Problem statement: Once you find the line with "Let M(I, p)" in the data that follows, repeat it and every line after it exactly, through the line with "Answer: -4262".

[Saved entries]
--- START ---

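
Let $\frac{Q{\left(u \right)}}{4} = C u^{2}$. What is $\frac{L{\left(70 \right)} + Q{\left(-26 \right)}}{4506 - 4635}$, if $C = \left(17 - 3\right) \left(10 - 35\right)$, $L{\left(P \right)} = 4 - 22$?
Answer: $\frac{946418}{129} \approx 7336.6$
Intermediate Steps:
$L{\left(P \right)} = -18$
$C = -350$ ($C = 14 \left(-25\right) = -350$)
$Q{\left(u \right)} = - 1400 u^{2}$ ($Q{\left(u \right)} = 4 \left(- 350 u^{2}\right) = - 1400 u^{2}$)
$\frac{L{\left(70 \right)} + Q{\left(-26 \right)}}{4506 - 4635} = \frac{-18 - 1400 \left(-26\right)^{2}}{4506 - 4635} = \frac{-18 - 946400}{-129} = \left(-18 - 946400\right) \left(- \frac{1}{129}\right) = \left(-946418\right) \left(- \frac{1}{129}\right) = \frac{946418}{129}$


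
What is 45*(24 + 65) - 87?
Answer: 3918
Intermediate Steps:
45*(24 + 65) - 87 = 45*89 - 87 = 4005 - 87 = 3918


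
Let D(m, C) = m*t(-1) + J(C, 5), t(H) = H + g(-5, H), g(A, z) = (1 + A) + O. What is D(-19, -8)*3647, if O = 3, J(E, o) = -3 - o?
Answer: 109410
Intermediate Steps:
g(A, z) = 4 + A (g(A, z) = (1 + A) + 3 = 4 + A)
t(H) = -1 + H (t(H) = H + (4 - 5) = H - 1 = -1 + H)
D(m, C) = -8 - 2*m (D(m, C) = m*(-1 - 1) + (-3 - 1*5) = m*(-2) + (-3 - 5) = -2*m - 8 = -8 - 2*m)
D(-19, -8)*3647 = (-8 - 2*(-19))*3647 = (-8 + 38)*3647 = 30*3647 = 109410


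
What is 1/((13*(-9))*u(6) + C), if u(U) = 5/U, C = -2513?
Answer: -2/5221 ≈ -0.00038307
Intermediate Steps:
1/((13*(-9))*u(6) + C) = 1/((13*(-9))*(5/6) - 2513) = 1/(-585/6 - 2513) = 1/(-117*⅚ - 2513) = 1/(-195/2 - 2513) = 1/(-5221/2) = -2/5221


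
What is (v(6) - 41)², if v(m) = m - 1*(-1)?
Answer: 1156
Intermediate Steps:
v(m) = 1 + m (v(m) = m + 1 = 1 + m)
(v(6) - 41)² = ((1 + 6) - 41)² = (7 - 41)² = (-34)² = 1156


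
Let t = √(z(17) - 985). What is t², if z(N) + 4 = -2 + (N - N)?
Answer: -991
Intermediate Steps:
z(N) = -6 (z(N) = -4 + (-2 + (N - N)) = -4 + (-2 + 0) = -4 - 2 = -6)
t = I*√991 (t = √(-6 - 985) = √(-991) = I*√991 ≈ 31.48*I)
t² = (I*√991)² = -991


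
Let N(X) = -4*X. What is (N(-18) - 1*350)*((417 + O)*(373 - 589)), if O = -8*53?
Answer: -420336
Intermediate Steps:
O = -424
(N(-18) - 1*350)*((417 + O)*(373 - 589)) = (-4*(-18) - 1*350)*((417 - 424)*(373 - 589)) = (72 - 350)*(-7*(-216)) = -278*1512 = -420336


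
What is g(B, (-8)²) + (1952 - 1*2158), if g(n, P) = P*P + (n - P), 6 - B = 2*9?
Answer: 3814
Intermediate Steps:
B = -12 (B = 6 - 2*9 = 6 - 1*18 = 6 - 18 = -12)
g(n, P) = n + P² - P (g(n, P) = P² + (n - P) = n + P² - P)
g(B, (-8)²) + (1952 - 1*2158) = (-12 + ((-8)²)² - 1*(-8)²) + (1952 - 1*2158) = (-12 + 64² - 1*64) + (1952 - 2158) = (-12 + 4096 - 64) - 206 = 4020 - 206 = 3814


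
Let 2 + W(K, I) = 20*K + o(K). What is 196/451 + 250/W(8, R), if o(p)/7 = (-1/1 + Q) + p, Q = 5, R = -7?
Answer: 7281/4961 ≈ 1.4676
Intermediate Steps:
o(p) = 28 + 7*p (o(p) = 7*((-1/1 + 5) + p) = 7*((-1*1 + 5) + p) = 7*((-1 + 5) + p) = 7*(4 + p) = 28 + 7*p)
W(K, I) = 26 + 27*K (W(K, I) = -2 + (20*K + (28 + 7*K)) = -2 + (28 + 27*K) = 26 + 27*K)
196/451 + 250/W(8, R) = 196/451 + 250/(26 + 27*8) = 196*(1/451) + 250/(26 + 216) = 196/451 + 250/242 = 196/451 + 250*(1/242) = 196/451 + 125/121 = 7281/4961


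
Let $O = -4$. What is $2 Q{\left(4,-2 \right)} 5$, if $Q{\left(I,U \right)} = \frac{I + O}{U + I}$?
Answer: $0$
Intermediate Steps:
$Q{\left(I,U \right)} = \frac{-4 + I}{I + U}$ ($Q{\left(I,U \right)} = \frac{I - 4}{U + I} = \frac{-4 + I}{I + U}$)
$2 Q{\left(4,-2 \right)} 5 = 2 \frac{-4 + 4}{4 - 2} \cdot 5 = 2 \cdot \frac{1}{2} \cdot 0 \cdot 5 = 2 \cdot 0 \cdot 5 = 0 \cdot 5 = 0$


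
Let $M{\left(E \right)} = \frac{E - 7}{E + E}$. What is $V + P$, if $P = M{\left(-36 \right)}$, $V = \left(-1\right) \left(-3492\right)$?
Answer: $\frac{251467}{72} \approx 3492.6$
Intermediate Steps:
$M{\left(E \right)} = \frac{-7 + E}{2 E}$
$V = 3492$
$P = \frac{43}{72}$ ($P = \frac{-7 - 36}{2 \left(-36\right)} = \frac{1}{2} \left(- \frac{1}{36}\right) \left(-43\right) = \frac{43}{72} \approx 0.59722$)
$V + P = 3492 + \frac{43}{72} = \frac{251467}{72}$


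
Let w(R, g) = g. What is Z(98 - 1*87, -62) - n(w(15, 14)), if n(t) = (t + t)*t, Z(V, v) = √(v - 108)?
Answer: -392 + I*√170 ≈ -392.0 + 13.038*I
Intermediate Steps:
Z(V, v) = √(-108 + v)
n(t) = 2*t² (n(t) = (2*t)*t = 2*t²)
Z(98 - 1*87, -62) - n(w(15, 14)) = √(-108 - 62) - 2*14² = √(-170) - 2*196 = I*√170 - 1*392 = I*√170 - 392 = -392 + I*√170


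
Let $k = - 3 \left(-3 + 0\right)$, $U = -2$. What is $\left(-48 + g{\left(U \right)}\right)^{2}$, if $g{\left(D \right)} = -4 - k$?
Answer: $3721$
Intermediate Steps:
$k = 9$ ($k = \left(-3\right) \left(-3\right) = 9$)
$g{\left(D \right)} = -13$ ($g{\left(D \right)} = -4 - 9 = -13$)
$\left(-48 + g{\left(U \right)}\right)^{2} = \left(-48 - 13\right)^{2} = \left(-61\right)^{2} = 3721$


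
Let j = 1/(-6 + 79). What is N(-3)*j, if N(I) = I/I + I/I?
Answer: 2/73 ≈ 0.027397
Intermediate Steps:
N(I) = 2 (N(I) = 1 + 1 = 2)
j = 1/73 ≈ 0.013699
N(-3)*j = 2*(1/73) = 2/73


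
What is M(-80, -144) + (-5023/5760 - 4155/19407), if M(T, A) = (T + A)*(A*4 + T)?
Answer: 5475304567973/37261440 ≈ 1.4694e+5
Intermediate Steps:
M(T, A) = (A + T)*(T + 4*A) (M(T, A) = (A + T)*(4*A + T) = (A + T)*(T + 4*A))
M(-80, -144) + (-5023/5760 - 4155/19407) = ((-80)² + 4*(-144)² + 5*(-144)*(-80)) + (-5023/5760 - 4155/19407) = (6400 + 4*20736 + 57600) + (-5023*1/5760 - 4155*1/19407) = (6400 + 82944 + 57600) + (-5023/5760 - 1385/6469) = 146944 - 40471387/37261440 = 5475304567973/37261440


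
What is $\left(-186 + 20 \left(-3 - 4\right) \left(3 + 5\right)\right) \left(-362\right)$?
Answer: $472772$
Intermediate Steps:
$\left(-186 + 20 \left(-3 - 4\right) \left(3 + 5\right)\right) \left(-362\right) = \left(-186 + 20 \left(-3 - 4\right) 8\right) \left(-362\right) = \left(-186 + 20 \left(\left(-7\right) 8\right)\right) \left(-362\right) = \left(-186 + 20 \left(-56\right)\right) \left(-362\right) = \left(-186 - 1120\right) \left(-362\right) = \left(-1306\right) \left(-362\right) = 472772$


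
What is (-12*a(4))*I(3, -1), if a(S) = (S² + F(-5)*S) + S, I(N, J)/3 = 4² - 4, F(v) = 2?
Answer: -12096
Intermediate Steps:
I(N, J) = 36 (I(N, J) = 3*(4² - 4) = 3*(16 - 4) = 3*12 = 36)
a(S) = S² + 3*S (a(S) = (S² + 2*S) + S = S² + 3*S)
(-12*a(4))*I(3, -1) = -48*(3 + 4)*36 = -48*7*36 = -12*28*36 = -336*36 = -12096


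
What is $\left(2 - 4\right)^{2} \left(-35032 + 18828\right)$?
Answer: $-64816$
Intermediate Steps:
$\left(2 - 4\right)^{2} \left(-35032 + 18828\right) = \left(2 - 4\right)^{2} \left(-16204\right) = \left(-2\right)^{2} \left(-16204\right) = 4 \left(-16204\right) = -64816$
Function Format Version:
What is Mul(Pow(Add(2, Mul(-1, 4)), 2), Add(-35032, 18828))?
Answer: -64816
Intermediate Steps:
Mul(Pow(Add(2, Mul(-1, 4)), 2), Add(-35032, 18828)) = Mul(Pow(Add(2, -4), 2), -16204) = Mul(Pow(-2, 2), -16204) = Mul(4, -16204) = -64816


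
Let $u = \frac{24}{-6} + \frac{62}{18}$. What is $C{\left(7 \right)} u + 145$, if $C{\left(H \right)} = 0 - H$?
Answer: $\frac{1340}{9} \approx 148.89$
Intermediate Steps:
$C{\left(H \right)} = - H$
$u = - \frac{5}{9}$ ($u = 24 \left(- \frac{1}{6}\right) + 62 \cdot \frac{1}{18} = -4 + \frac{31}{9} = - \frac{5}{9} \approx -0.55556$)
$C{\left(7 \right)} u + 145 = \left(-1\right) 7 \left(- \frac{5}{9}\right) + 145 = \left(-7\right) \left(- \frac{5}{9}\right) + 145 = \frac{35}{9} + 145 = \frac{1340}{9}$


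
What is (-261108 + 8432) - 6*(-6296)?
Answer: -214900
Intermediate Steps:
(-261108 + 8432) - 6*(-6296) = -252676 + 37776 = -214900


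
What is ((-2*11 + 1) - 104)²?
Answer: 15625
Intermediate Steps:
((-2*11 + 1) - 104)² = ((-22 + 1) - 104)² = (-21 - 104)² = (-125)² = 15625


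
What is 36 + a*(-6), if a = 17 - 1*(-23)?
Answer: -204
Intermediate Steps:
a = 40 (a = 17 + 23 = 40)
36 + a*(-6) = 36 + 40*(-6) = 36 - 240 = -204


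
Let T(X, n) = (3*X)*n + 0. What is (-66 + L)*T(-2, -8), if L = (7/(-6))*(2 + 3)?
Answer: -3448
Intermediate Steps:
T(X, n) = 3*X*n (T(X, n) = 3*X*n + 0 = 3*X*n)
L = -35/6 (L = (7*(-1/6))*5 = -7/6*5 = -35/6 ≈ -5.8333)
(-66 + L)*T(-2, -8) = (-66 - 35/6)*(3*(-2)*(-8)) = -431/6*48 = -3448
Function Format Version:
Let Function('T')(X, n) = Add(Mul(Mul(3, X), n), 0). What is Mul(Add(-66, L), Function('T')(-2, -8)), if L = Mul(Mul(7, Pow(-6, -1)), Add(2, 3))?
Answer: -3448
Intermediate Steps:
Function('T')(X, n) = Mul(3, X, n) (Function('T')(X, n) = Add(Mul(3, X, n), 0) = Mul(3, X, n))
L = Rational(-35, 6) (L = Mul(Mul(7, Rational(-1, 6)), 5) = Mul(Rational(-7, 6), 5) = Rational(-35, 6) ≈ -5.8333)
Mul(Add(-66, L), Function('T')(-2, -8)) = Mul(Add(-66, Rational(-35, 6)), Mul(3, -2, -8)) = Mul(Rational(-431, 6), 48) = -3448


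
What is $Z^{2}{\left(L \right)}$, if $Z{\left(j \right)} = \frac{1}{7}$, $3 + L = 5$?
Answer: $\frac{1}{49} \approx 0.020408$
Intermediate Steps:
$L = 2$ ($L = -3 + 5 = 2$)
$Z{\left(j \right)} = \frac{1}{7}$
$Z^{2}{\left(L \right)} = \left(\frac{1}{7}\right)^{2} = \frac{1}{49}$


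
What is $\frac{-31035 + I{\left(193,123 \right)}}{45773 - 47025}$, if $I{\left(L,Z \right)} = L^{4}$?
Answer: $- \frac{693728483}{626} \approx -1.1082 \cdot 10^{6}$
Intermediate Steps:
$\frac{-31035 + I{\left(193,123 \right)}}{45773 - 47025} = \frac{-31035 + 193^{4}}{45773 - 47025} = \frac{-31035 + 1387488001}{-1252} = 1387456966 \left(- \frac{1}{1252}\right) = - \frac{693728483}{626}$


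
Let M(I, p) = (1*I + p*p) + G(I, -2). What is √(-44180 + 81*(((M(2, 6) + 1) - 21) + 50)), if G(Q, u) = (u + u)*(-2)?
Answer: 14*I*√194 ≈ 195.0*I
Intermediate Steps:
G(Q, u) = -4*u (G(Q, u) = (2*u)*(-2) = -4*u)
M(I, p) = 8 + I + p² (M(I, p) = (1*I + p*p) - 4*(-2) = (I + p²) + 8 = 8 + I + p²)
√(-44180 + 81*(((M(2, 6) + 1) - 21) + 50)) = √(-44180 + 81*((((8 + 2 + 6²) + 1) - 21) + 50)) = √(-44180 + 81*((((8 + 2 + 36) + 1) - 21) + 50)) = √(-44180 + 81*(((46 + 1) - 21) + 50)) = √(-44180 + 81*((47 - 21) + 50)) = √(-44180 + 81*(26 + 50)) = √(-44180 + 81*76) = √(-44180 + 6156) = √(-38024) = 14*I*√194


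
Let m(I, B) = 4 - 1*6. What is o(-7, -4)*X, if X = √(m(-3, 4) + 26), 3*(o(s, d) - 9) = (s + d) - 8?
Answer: 16*√6/3 ≈ 13.064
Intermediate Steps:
m(I, B) = -2 (m(I, B) = 4 - 6 = -2)
o(s, d) = 19/3 + d/3 + s/3 (o(s, d) = 9 + ((s + d) - 8)/3 = 9 + ((d + s) - 8)/3 = 9 + (-8 + d + s)/3 = 9 + (-8/3 + d/3 + s/3) = 19/3 + d/3 + s/3)
X = 2*√6 (X = √(-2 + 26) = √24 = 2*√6 ≈ 4.8990)
o(-7, -4)*X = (19/3 + (⅓)*(-4) + (⅓)*(-7))*(2*√6) = (19/3 - 4/3 - 7/3)*(2*√6) = 8*(2*√6)/3 = 16*√6/3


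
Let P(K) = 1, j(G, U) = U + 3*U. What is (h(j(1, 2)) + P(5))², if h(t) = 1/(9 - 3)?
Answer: 49/36 ≈ 1.3611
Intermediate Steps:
j(G, U) = 4*U
h(t) = ⅙ (h(t) = 1/6 = ⅙)
(h(j(1, 2)) + P(5))² = (⅙ + 1)² = (7/6)² = 49/36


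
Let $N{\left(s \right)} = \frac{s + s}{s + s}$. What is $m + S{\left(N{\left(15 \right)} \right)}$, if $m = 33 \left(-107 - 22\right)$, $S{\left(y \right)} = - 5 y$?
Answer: $-4262$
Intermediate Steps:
$N{\left(s \right)} = 1$ ($N{\left(s \right)} = \frac{2 s}{2 s} = 2 s \frac{1}{2 s} = 1$)
$m = -4257$ ($m = 33 \left(-129\right) = -4257$)
$m + S{\left(N{\left(15 \right)} \right)} = -4257 - 5 = -4262$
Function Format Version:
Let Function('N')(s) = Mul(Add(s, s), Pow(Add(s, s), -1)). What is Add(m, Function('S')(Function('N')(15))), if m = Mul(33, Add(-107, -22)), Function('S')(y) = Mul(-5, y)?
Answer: -4262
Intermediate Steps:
Function('N')(s) = 1 (Function('N')(s) = Mul(Mul(2, s), Pow(Mul(2, s), -1)) = Mul(Mul(2, s), Mul(Rational(1, 2), Pow(s, -1))) = 1)
m = -4257 (m = Mul(33, -129) = -4257)
Add(m, Function('S')(Function('N')(15))) = Add(-4257, Mul(-5, 1)) = Add(-4257, -5) = -4262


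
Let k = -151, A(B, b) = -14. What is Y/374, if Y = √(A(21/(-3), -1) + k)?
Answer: I*√165/374 ≈ 0.034346*I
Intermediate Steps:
Y = I*√165 (Y = √(-14 - 151) = √(-165) = I*√165 ≈ 12.845*I)
Y/374 = (I*√165)/374 = (I*√165)*(1/374) = I*√165/374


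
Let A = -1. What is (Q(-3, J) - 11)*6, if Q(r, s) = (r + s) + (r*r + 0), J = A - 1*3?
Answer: -54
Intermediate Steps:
J = -4 (J = -1 - 1*3 = -1 - 3 = -4)
Q(r, s) = r + s + r² (Q(r, s) = (r + s) + (r² + 0) = (r + s) + r² = r + s + r²)
(Q(-3, J) - 11)*6 = ((-3 - 4 + (-3)²) - 11)*6 = ((-3 - 4 + 9) - 11)*6 = (2 - 11)*6 = -9*6 = -54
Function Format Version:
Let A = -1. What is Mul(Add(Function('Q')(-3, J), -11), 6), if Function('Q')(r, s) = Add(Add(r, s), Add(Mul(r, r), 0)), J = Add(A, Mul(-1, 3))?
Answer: -54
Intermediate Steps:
J = -4 (J = Add(-1, Mul(-1, 3)) = Add(-1, -3) = -4)
Function('Q')(r, s) = Add(r, s, Pow(r, 2)) (Function('Q')(r, s) = Add(Add(r, s), Add(Pow(r, 2), 0)) = Add(Add(r, s), Pow(r, 2)) = Add(r, s, Pow(r, 2)))
Mul(Add(Function('Q')(-3, J), -11), 6) = Mul(Add(Add(-3, -4, Pow(-3, 2)), -11), 6) = Mul(Add(Add(-3, -4, 9), -11), 6) = Mul(Add(2, -11), 6) = Mul(-9, 6) = -54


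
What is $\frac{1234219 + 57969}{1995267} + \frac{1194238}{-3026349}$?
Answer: $\frac{509262730022}{2012791430061} \approx 0.25301$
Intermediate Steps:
$\frac{1234219 + 57969}{1995267} + \frac{1194238}{-3026349} = 1292188 \cdot \frac{1}{1995267} + 1194238 \left(- \frac{1}{3026349}\right) = \frac{1292188}{1995267} - \frac{1194238}{3026349} = \frac{509262730022}{2012791430061}$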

--- END ---

Result:
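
Let M(I, p) = (1*I + p*p) + G(I, -2). What is √(-44180 + 81*(((M(2, 6) + 1) - 21) + 50)), if G(Q, u) = (u + u)*(-2)?
Answer: 14*I*√194 ≈ 195.0*I
Intermediate Steps:
G(Q, u) = -4*u (G(Q, u) = (2*u)*(-2) = -4*u)
M(I, p) = 8 + I + p² (M(I, p) = (1*I + p*p) - 4*(-2) = (I + p²) + 8 = 8 + I + p²)
√(-44180 + 81*(((M(2, 6) + 1) - 21) + 50)) = √(-44180 + 81*((((8 + 2 + 6²) + 1) - 21) + 50)) = √(-44180 + 81*((((8 + 2 + 36) + 1) - 21) + 50)) = √(-44180 + 81*(((46 + 1) - 21) + 50)) = √(-44180 + 81*((47 - 21) + 50)) = √(-44180 + 81*(26 + 50)) = √(-44180 + 81*76) = √(-44180 + 6156) = √(-38024) = 14*I*√194


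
Let m(I, B) = 4 - 1*6. What is o(-7, -4)*X, if X = √(m(-3, 4) + 26), 3*(o(s, d) - 9) = (s + d) - 8?
Answer: 16*√6/3 ≈ 13.064
Intermediate Steps:
m(I, B) = -2 (m(I, B) = 4 - 6 = -2)
o(s, d) = 19/3 + d/3 + s/3 (o(s, d) = 9 + ((s + d) - 8)/3 = 9 + ((d + s) - 8)/3 = 9 + (-8 + d + s)/3 = 9 + (-8/3 + d/3 + s/3) = 19/3 + d/3 + s/3)
X = 2*√6 (X = √(-2 + 26) = √24 = 2*√6 ≈ 4.8990)
o(-7, -4)*X = (19/3 + (⅓)*(-4) + (⅓)*(-7))*(2*√6) = (19/3 - 4/3 - 7/3)*(2*√6) = 8*(2*√6)/3 = 16*√6/3


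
Let P(K) = 1, j(G, U) = U + 3*U. What is (h(j(1, 2)) + P(5))², if h(t) = 1/(9 - 3)?
Answer: 49/36 ≈ 1.3611
Intermediate Steps:
j(G, U) = 4*U
h(t) = ⅙ (h(t) = 1/6 = ⅙)
(h(j(1, 2)) + P(5))² = (⅙ + 1)² = (7/6)² = 49/36


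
Let $N{\left(s \right)} = \frac{s + s}{s + s}$. What is $m + S{\left(N{\left(15 \right)} \right)}$, if $m = 33 \left(-107 - 22\right)$, $S{\left(y \right)} = - 5 y$?
Answer: $-4262$
Intermediate Steps:
$N{\left(s \right)} = 1$ ($N{\left(s \right)} = \frac{2 s}{2 s} = 2 s \frac{1}{2 s} = 1$)
$m = -4257$ ($m = 33 \left(-129\right) = -4257$)
$m + S{\left(N{\left(15 \right)} \right)} = -4257 - 5 = -4262$
Function Format Version:
Let Function('N')(s) = Mul(Add(s, s), Pow(Add(s, s), -1)). What is Add(m, Function('S')(Function('N')(15))), if m = Mul(33, Add(-107, -22)), Function('S')(y) = Mul(-5, y)?
Answer: -4262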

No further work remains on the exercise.